→ Record excerpts:
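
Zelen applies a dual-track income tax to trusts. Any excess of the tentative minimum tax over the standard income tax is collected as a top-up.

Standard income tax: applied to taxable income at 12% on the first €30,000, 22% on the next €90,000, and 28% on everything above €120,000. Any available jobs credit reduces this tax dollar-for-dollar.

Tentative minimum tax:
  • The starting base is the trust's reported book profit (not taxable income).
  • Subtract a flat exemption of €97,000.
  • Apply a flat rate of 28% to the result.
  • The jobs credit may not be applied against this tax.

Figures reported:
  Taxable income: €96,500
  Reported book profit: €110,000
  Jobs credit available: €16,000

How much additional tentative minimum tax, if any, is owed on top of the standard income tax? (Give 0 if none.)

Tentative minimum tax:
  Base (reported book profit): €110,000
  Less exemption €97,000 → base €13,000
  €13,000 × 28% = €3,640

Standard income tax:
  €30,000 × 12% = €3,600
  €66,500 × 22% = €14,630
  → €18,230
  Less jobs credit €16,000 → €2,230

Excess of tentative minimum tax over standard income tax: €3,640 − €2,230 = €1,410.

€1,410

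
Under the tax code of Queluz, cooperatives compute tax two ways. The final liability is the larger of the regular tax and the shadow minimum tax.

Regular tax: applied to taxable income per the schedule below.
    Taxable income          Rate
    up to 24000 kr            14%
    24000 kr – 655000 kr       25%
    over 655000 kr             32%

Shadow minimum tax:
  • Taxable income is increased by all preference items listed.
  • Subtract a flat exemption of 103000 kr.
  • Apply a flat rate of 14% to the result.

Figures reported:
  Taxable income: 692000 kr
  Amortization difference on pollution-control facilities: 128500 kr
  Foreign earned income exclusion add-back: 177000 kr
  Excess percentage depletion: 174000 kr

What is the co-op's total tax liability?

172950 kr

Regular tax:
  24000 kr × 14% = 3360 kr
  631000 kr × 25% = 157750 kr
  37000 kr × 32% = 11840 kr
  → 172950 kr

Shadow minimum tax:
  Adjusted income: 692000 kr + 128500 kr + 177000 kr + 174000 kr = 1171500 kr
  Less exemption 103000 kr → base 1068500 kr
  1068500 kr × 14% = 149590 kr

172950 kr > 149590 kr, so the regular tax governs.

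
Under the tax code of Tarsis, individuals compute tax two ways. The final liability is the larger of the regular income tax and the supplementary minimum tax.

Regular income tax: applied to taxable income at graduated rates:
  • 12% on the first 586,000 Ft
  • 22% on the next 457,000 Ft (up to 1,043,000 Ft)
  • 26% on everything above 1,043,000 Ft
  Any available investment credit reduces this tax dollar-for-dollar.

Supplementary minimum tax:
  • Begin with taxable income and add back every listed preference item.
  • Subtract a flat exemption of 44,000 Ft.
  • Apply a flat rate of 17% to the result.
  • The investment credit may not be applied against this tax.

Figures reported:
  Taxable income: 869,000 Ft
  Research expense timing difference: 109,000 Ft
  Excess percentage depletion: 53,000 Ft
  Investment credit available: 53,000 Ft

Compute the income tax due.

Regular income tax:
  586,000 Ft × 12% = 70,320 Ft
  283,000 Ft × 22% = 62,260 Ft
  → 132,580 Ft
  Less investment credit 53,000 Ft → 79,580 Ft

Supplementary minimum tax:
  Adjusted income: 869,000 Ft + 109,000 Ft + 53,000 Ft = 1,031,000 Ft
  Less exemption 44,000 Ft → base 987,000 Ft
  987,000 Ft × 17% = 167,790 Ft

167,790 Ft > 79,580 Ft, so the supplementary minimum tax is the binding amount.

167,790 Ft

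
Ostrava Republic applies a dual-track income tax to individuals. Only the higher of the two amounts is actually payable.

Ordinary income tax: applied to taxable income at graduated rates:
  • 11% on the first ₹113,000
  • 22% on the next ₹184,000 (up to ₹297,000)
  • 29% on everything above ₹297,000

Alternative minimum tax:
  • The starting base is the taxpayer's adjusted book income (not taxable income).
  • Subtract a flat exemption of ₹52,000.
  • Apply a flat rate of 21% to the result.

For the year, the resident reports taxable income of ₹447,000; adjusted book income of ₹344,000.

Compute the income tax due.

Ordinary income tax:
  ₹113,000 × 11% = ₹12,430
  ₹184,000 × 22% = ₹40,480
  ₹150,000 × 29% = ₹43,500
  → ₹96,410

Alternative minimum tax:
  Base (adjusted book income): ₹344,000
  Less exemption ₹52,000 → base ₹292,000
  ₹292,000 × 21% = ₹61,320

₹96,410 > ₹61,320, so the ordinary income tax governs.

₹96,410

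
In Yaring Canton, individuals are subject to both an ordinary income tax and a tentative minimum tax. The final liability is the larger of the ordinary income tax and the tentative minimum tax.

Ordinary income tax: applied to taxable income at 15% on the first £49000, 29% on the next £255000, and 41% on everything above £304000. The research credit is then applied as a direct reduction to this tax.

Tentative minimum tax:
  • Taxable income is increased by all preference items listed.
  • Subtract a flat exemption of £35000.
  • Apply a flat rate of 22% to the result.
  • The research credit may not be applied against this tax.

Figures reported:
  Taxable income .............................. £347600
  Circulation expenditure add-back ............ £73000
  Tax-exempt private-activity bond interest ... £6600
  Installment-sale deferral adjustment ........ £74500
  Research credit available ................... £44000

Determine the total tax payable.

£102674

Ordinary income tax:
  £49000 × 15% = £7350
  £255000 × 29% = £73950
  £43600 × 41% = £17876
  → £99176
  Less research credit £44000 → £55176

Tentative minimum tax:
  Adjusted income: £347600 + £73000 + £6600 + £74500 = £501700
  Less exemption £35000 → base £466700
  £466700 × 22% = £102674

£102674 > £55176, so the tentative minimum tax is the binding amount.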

---

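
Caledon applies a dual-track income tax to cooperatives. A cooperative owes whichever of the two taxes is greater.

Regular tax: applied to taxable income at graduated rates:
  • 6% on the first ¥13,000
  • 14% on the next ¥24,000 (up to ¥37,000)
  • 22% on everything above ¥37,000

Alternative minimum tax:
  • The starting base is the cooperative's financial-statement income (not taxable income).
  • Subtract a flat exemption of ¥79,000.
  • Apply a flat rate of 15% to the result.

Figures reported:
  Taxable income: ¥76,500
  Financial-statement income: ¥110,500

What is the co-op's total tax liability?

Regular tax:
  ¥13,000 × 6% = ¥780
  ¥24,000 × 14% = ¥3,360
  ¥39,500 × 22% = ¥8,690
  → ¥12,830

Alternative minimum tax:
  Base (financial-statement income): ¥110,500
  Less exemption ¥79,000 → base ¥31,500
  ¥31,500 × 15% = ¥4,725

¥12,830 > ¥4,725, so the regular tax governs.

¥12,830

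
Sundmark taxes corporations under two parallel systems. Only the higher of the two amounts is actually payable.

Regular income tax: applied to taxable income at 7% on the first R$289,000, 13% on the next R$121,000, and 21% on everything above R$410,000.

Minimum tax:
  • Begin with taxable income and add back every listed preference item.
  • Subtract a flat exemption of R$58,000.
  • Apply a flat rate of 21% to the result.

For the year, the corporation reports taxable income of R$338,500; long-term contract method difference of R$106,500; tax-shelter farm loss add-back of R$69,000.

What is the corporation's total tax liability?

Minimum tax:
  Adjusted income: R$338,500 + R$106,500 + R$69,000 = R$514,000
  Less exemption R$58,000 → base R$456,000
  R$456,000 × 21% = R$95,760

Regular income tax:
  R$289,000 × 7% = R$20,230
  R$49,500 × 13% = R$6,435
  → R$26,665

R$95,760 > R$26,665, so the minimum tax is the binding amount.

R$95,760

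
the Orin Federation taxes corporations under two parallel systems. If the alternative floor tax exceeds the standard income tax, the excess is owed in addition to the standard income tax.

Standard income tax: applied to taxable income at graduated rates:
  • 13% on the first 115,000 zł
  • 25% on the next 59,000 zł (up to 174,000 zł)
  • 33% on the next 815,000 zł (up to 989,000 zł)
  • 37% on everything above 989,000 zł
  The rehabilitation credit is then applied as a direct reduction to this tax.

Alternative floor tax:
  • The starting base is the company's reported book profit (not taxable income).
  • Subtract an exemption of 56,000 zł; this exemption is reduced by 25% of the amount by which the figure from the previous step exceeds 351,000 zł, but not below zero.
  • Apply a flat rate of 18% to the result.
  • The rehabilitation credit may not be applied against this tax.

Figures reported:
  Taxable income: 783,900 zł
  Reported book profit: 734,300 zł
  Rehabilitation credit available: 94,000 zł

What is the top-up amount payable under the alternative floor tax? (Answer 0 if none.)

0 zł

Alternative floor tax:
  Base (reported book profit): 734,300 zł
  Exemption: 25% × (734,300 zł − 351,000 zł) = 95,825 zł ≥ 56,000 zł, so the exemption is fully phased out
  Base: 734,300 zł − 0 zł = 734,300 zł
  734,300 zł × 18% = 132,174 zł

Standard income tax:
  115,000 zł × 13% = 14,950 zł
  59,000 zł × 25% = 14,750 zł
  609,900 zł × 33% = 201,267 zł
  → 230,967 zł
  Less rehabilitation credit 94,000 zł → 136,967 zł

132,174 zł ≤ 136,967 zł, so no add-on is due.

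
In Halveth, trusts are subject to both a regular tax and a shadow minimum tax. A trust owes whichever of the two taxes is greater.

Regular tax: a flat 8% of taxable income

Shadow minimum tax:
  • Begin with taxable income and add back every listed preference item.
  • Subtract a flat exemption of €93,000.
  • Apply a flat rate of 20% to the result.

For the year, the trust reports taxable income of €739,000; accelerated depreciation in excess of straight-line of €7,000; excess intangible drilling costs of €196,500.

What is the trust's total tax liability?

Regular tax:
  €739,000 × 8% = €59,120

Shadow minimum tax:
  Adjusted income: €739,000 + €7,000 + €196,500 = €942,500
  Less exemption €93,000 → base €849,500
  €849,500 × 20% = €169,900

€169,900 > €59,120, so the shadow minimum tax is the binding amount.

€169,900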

* * *

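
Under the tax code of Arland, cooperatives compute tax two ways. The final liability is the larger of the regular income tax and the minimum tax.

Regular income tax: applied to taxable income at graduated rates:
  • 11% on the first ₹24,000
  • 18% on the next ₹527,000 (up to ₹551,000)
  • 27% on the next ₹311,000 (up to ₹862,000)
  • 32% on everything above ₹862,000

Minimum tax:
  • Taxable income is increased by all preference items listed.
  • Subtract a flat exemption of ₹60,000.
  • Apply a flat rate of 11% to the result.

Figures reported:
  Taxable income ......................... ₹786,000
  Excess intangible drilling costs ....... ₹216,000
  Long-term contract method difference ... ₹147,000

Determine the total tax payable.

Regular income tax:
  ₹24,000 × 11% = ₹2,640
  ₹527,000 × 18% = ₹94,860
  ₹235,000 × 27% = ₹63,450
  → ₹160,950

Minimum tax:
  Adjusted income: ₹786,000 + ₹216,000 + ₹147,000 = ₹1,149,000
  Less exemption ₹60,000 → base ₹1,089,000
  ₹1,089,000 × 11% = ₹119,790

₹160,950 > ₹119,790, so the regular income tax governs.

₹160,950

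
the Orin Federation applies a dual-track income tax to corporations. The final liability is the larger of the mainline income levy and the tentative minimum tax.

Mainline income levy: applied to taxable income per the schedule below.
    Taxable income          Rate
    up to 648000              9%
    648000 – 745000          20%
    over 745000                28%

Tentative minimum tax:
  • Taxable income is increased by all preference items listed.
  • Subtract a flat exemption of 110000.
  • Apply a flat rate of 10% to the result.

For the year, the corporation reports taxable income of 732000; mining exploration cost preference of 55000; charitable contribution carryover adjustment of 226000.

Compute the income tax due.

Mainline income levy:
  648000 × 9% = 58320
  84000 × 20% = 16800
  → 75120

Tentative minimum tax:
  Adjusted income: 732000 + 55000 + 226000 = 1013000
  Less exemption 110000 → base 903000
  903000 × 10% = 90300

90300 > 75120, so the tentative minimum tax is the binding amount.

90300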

→ Exercise instructions:
In the entries above, find the line with "Zelen applies a" and the line with "Reported book profit: €110,000", then restate word for word both of them and every line between, with nothing more.

→ Result of this task:
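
Zelen applies a dual-track income tax to trusts. Any excess of the tentative minimum tax over the standard income tax is collected as a top-up.

Standard income tax: applied to taxable income at 12% on the first €30,000, 22% on the next €90,000, and 28% on everything above €120,000. Any available jobs credit reduces this tax dollar-for-dollar.

Tentative minimum tax:
  • The starting base is the trust's reported book profit (not taxable income).
  • Subtract a flat exemption of €97,000.
  • Apply a flat rate of 28% to the result.
  • The jobs credit may not be applied against this tax.

Figures reported:
  Taxable income: €96,500
  Reported book profit: €110,000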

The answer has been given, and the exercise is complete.